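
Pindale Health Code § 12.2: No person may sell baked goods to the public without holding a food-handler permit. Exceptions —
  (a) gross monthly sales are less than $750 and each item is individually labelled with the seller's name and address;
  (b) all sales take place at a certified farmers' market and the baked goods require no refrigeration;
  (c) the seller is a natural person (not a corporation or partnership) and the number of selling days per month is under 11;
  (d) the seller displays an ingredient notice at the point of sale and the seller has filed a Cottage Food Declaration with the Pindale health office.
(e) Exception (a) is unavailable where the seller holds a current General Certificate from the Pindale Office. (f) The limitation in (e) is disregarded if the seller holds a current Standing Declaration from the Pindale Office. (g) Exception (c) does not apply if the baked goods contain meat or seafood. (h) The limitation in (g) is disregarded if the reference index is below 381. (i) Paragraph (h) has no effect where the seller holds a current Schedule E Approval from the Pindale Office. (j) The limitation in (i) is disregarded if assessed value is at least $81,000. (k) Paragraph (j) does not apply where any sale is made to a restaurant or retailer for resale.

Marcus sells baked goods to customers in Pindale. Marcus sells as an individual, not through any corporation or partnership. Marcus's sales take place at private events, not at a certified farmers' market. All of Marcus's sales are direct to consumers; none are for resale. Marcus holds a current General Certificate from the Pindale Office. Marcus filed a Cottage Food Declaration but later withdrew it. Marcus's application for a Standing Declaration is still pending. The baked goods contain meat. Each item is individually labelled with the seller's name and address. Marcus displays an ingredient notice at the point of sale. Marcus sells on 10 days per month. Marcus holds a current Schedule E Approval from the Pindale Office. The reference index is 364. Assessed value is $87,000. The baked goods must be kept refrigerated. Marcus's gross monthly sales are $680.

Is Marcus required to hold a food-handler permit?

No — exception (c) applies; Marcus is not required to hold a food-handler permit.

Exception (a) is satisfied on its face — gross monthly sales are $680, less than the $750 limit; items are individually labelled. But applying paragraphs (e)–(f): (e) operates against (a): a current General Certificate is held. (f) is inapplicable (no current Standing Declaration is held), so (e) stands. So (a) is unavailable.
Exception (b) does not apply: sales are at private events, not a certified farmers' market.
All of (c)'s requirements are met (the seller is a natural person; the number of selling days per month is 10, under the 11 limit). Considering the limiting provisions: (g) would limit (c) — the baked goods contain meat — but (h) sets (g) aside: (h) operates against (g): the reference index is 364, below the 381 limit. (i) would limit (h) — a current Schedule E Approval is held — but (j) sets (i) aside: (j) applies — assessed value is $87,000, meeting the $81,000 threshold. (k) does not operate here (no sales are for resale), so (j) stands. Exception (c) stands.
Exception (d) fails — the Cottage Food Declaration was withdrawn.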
- - - - -
ASSIGNMENT ▸ Beginning with the very first line of the material, please return exactly each line down to and including the one with "(d) the seller".

OUTPUT OF THE EXERCISE ▸
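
Pindale Health Code § 12.2: No person may sell baked goods to the public without holding a food-handler permit. Exceptions —
  (a) gross monthly sales are less than $750 and each item is individually labelled with the seller's name and address;
  (b) all sales take place at a certified farmers' market and the baked goods require no refrigeration;
  (c) the seller is a natural person (not a corporation or partnership) and the number of selling days per month is under 11;
  (d) the seller displays an ingredient notice at the point of sale and the seller has filed a Cottage Food Declaration with the Pindale health office.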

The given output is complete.